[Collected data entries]

____________

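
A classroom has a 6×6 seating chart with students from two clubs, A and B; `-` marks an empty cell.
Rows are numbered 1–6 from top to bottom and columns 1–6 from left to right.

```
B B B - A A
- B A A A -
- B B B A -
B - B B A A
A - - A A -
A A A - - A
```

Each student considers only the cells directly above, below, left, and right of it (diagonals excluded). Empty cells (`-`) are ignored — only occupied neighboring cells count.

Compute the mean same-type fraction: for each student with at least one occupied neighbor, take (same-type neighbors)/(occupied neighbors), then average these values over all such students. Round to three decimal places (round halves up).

0.760

Row 1: (1,1)B 1/1 · (1,2)B 3/3 · (1,3)B 1/2 · (1,5)A 2/2 · (1,6)A 1/1
Row 2: (2,2)B 2/3 · (2,3)A 1/4 · (2,4)A 2/3 · (2,5)A 3/3
Row 3: (3,2)B 2/2 · (3,3)B 3/4 · (3,4)B 2/4 · (3,5)A 2/3
Row 4: (4,1)B 0/1 · (4,3)B 2/2 · (4,4)B 2/4 · (4,5)A 3/4 · (4,6)A 1/1
Row 5: (5,1)A 1/2 · (5,4)A 1/2 · (5,5)A 2/2
Row 6: (6,1)A 2/2 · (6,2)A 2/2 · (6,3)A 1/1 · (6,6)A — no occupied neighbors
Sum over 24 students: 1/1 + 3/3 + 1/2 + 2/2 + 1/1 + 2/3 + 1/4 + 2/3 + 3/3 + 2/2 + 3/4 + 2/4 + 2/3 + 0/1 + 2/2 + 2/4 + 3/4 + 1/1 + 1/2 + 1/2 + 2/2 + 2/2 + 2/2 + 1/1 = 73/4; mean = 73/4 ÷ 24 = 73/96 = 0.760416… → 0.760.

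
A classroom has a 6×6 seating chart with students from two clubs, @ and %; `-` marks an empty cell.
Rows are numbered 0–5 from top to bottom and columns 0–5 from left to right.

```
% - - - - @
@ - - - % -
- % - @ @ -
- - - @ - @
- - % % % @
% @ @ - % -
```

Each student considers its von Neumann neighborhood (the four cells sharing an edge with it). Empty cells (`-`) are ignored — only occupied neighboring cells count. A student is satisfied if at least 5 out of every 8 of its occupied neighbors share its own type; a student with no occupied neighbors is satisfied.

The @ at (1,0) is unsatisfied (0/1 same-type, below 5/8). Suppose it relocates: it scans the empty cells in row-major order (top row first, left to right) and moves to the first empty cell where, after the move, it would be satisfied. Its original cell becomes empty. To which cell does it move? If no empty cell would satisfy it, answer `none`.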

____________

● **ACTION ITEM**
For each entry above, write out an exact copy.

● **RESULT FOR THIS EXERCISE**
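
A classroom has a 6×6 seating chart with students from two clubs, A and B; `-` marks an empty cell.
Rows are numbered 1–6 from top to bottom and columns 1–6 from left to right.

```
B B B - A A
- B A A A -
- B B B A -
B - B B A A
A - - A A -
A A A - - A
```

Each student considers only the cells directly above, below, left, and right of it (diagonals excluded). Empty cells (`-`) are ignored — only occupied neighboring cells count.

Compute the mean same-type fraction: for each student with at least one occupied neighbor, take (same-type neighbors)/(occupied neighbors), then average these values over all such students. Round to three decimal places (round halves up).

0.760

Row 1: (1,1)B 1/1 · (1,2)B 3/3 · (1,3)B 1/2 · (1,5)A 2/2 · (1,6)A 1/1
Row 2: (2,2)B 2/3 · (2,3)A 1/4 · (2,4)A 2/3 · (2,5)A 3/3
Row 3: (3,2)B 2/2 · (3,3)B 3/4 · (3,4)B 2/4 · (3,5)A 2/3
Row 4: (4,1)B 0/1 · (4,3)B 2/2 · (4,4)B 2/4 · (4,5)A 3/4 · (4,6)A 1/1
Row 5: (5,1)A 1/2 · (5,4)A 1/2 · (5,5)A 2/2
Row 6: (6,1)A 2/2 · (6,2)A 2/2 · (6,3)A 1/1 · (6,6)A — no occupied neighbors
Sum over 24 students: 1/1 + 3/3 + 1/2 + 2/2 + 1/1 + 2/3 + 1/4 + 2/3 + 3/3 + 2/2 + 3/4 + 2/4 + 2/3 + 0/1 + 2/2 + 2/4 + 3/4 + 1/1 + 1/2 + 1/2 + 2/2 + 2/2 + 2/2 + 1/1 = 73/4; mean = 73/4 ÷ 24 = 73/96 = 0.760416… → 0.760.

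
A classroom has a 6×6 seating chart with students from two clubs, @ and %; `-` marks an empty cell.
Rows are numbered 0–5 from top to bottom and columns 0–5 from left to right.

```
% - - - - @
@ - - - % -
- % - @ @ -
- - - @ - @
- - % % % @
% @ @ - % -
```

Each student considers its von Neumann neighborhood (the four cells sharing an edge with it). Empty cells (`-`) are ignored — only occupied neighboring cells count. A student is satisfied if at least 5 out of every 8 of its occupied neighbors share its own type; a student with no occupied neighbors is satisfied.

The @ at (1,0) is unsatisfied (0/1 same-type, below 5/8). Suppose it relocates: it scans the empty cells in row-major order (top row first, left to right) and moves to the first empty cell where, after the move, it would be satisfied. Its original cell becomes empty. To which cell does it move? If no empty cell would satisfy it, answer `none`.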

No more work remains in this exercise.